## MATERIAL FOR THE TASK
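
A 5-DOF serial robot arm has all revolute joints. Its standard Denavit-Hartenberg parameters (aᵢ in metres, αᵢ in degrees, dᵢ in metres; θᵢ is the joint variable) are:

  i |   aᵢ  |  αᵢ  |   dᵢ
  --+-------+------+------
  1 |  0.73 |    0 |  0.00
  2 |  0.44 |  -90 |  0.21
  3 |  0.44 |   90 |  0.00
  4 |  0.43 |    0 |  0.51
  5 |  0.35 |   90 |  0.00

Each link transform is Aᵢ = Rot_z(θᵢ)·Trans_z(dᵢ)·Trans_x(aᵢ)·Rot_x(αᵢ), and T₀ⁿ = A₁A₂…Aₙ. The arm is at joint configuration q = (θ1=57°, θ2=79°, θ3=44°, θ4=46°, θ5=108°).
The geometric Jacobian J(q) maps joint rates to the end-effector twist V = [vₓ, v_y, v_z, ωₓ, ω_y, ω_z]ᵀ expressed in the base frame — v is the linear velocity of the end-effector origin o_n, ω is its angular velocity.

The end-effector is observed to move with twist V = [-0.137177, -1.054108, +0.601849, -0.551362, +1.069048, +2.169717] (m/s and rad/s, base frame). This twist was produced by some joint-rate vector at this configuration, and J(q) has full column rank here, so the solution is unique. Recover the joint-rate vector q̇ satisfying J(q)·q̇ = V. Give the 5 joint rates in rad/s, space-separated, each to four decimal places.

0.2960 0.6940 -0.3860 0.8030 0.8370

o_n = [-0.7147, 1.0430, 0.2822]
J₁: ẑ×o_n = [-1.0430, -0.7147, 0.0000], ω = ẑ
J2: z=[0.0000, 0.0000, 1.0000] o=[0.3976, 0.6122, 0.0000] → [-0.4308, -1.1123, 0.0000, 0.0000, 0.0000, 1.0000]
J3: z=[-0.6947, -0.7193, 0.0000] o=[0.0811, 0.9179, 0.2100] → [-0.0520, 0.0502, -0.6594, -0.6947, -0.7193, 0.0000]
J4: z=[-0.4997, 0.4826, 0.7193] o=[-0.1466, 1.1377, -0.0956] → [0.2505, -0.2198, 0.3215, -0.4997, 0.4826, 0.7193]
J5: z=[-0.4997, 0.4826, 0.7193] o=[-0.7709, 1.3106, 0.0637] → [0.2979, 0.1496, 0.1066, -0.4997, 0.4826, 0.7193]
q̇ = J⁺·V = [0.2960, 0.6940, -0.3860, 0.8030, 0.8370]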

## TASK REQUIREMENTS
For each line in the data, set it down again exactly.

## WORKED SOLUTION
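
A 5-DOF serial robot arm has all revolute joints. Its standard Denavit-Hartenberg parameters (aᵢ in metres, αᵢ in degrees, dᵢ in metres; θᵢ is the joint variable) are:

  i |   aᵢ  |  αᵢ  |   dᵢ
  --+-------+------+------
  1 |  0.73 |    0 |  0.00
  2 |  0.44 |  -90 |  0.21
  3 |  0.44 |   90 |  0.00
  4 |  0.43 |    0 |  0.51
  5 |  0.35 |   90 |  0.00

Each link transform is Aᵢ = Rot_z(θᵢ)·Trans_z(dᵢ)·Trans_x(aᵢ)·Rot_x(αᵢ), and T₀ⁿ = A₁A₂…Aₙ. The arm is at joint configuration q = (θ1=57°, θ2=79°, θ3=44°, θ4=46°, θ5=108°).
The geometric Jacobian J(q) maps joint rates to the end-effector twist V = [vₓ, v_y, v_z, ωₓ, ω_y, ω_z]ᵀ expressed in the base frame — v is the linear velocity of the end-effector origin o_n, ω is its angular velocity.

The end-effector is observed to move with twist V = [-0.137177, -1.054108, +0.601849, -0.551362, +1.069048, +2.169717] (m/s and rad/s, base frame). This twist was produced by some joint-rate vector at this configuration, and J(q) has full column rank here, so the solution is unique. Recover the joint-rate vector q̇ satisfying J(q)·q̇ = V. Give the 5 joint rates in rad/s, space-separated, each to four decimal places.

0.2960 0.6940 -0.3860 0.8030 0.8370

o_n = [-0.7147, 1.0430, 0.2822]
J₁: ẑ×o_n = [-1.0430, -0.7147, 0.0000], ω = ẑ
J2: z=[0.0000, 0.0000, 1.0000] o=[0.3976, 0.6122, 0.0000] → [-0.4308, -1.1123, 0.0000, 0.0000, 0.0000, 1.0000]
J3: z=[-0.6947, -0.7193, 0.0000] o=[0.0811, 0.9179, 0.2100] → [-0.0520, 0.0502, -0.6594, -0.6947, -0.7193, 0.0000]
J4: z=[-0.4997, 0.4826, 0.7193] o=[-0.1466, 1.1377, -0.0956] → [0.2505, -0.2198, 0.3215, -0.4997, 0.4826, 0.7193]
J5: z=[-0.4997, 0.4826, 0.7193] o=[-0.7709, 1.3106, 0.0637] → [0.2979, 0.1496, 0.1066, -0.4997, 0.4826, 0.7193]
q̇ = J⁺·V = [0.2960, 0.6940, -0.3860, 0.8030, 0.8370]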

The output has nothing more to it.